* **Task**
Character for character, reproduce every entry below.

* **Data for the task**
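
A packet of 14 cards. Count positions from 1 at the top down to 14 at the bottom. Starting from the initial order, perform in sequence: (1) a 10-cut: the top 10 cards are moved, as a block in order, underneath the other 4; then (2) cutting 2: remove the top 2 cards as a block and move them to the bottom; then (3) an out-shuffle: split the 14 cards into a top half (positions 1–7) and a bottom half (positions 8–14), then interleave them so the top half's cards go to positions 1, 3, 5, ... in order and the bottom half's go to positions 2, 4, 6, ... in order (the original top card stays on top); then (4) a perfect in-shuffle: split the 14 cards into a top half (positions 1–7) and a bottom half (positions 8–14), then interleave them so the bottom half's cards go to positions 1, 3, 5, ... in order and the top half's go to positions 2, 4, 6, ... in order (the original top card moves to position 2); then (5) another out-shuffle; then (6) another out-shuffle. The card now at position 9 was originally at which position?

Undo the operations in reverse order, starting from position 9:
  undo op 6 (out-shuffle, from top half): 9 ← 5
  undo op 5 (out-shuffle, from top half): 5 ← 3
  undo op 4 (in-shuffle, from bottom half): 3 ← 9
  undo op 3 (out-shuffle, from top half): 9 ← 5
  undo op 2 (cut 2): 5 ← 7
  undo op 1 (cut 10): 7 ← 3
So the card at position 9 came from original position 3.

3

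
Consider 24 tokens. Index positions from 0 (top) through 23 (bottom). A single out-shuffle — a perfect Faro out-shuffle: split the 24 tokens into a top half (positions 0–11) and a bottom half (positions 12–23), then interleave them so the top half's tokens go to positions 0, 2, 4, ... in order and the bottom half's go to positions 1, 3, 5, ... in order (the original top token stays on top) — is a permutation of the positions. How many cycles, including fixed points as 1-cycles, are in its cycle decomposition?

4

Trace each unvisited position around until it returns:
(0) (1 2 4 8 16 9 ... len 11) (5 10 20 17 11 22 ... len 11) (23)
4 cycles in total.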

* **Output of the exercise**
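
A packet of 14 cards. Count positions from 1 at the top down to 14 at the bottom. Starting from the initial order, perform in sequence: (1) a 10-cut: the top 10 cards are moved, as a block in order, underneath the other 4; then (2) cutting 2: remove the top 2 cards as a block and move them to the bottom; then (3) an out-shuffle: split the 14 cards into a top half (positions 1–7) and a bottom half (positions 8–14), then interleave them so the top half's cards go to positions 1, 3, 5, ... in order and the bottom half's go to positions 2, 4, 6, ... in order (the original top card stays on top); then (4) a perfect in-shuffle: split the 14 cards into a top half (positions 1–7) and a bottom half (positions 8–14), then interleave them so the bottom half's cards go to positions 1, 3, 5, ... in order and the top half's go to positions 2, 4, 6, ... in order (the original top card moves to position 2); then (5) another out-shuffle; then (6) another out-shuffle. The card now at position 9 was originally at which position?

Undo the operations in reverse order, starting from position 9:
  undo op 6 (out-shuffle, from top half): 9 ← 5
  undo op 5 (out-shuffle, from top half): 5 ← 3
  undo op 4 (in-shuffle, from bottom half): 3 ← 9
  undo op 3 (out-shuffle, from top half): 9 ← 5
  undo op 2 (cut 2): 5 ← 7
  undo op 1 (cut 10): 7 ← 3
So the card at position 9 came from original position 3.

3

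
Consider 24 tokens. Index positions from 0 (top) through 23 (bottom). A single out-shuffle — a perfect Faro out-shuffle: split the 24 tokens into a top half (positions 0–11) and a bottom half (positions 12–23), then interleave them so the top half's tokens go to positions 0, 2, 4, ... in order and the bottom half's go to positions 1, 3, 5, ... in order (the original top token stays on top) — is a permutation of the positions. How many cycles, including fixed points as 1-cycles, are in its cycle decomposition?

4

Trace each unvisited position around until it returns:
(0) (1 2 4 8 16 9 ... len 11) (5 10 20 17 11 22 ... len 11) (23)
4 cycles in total.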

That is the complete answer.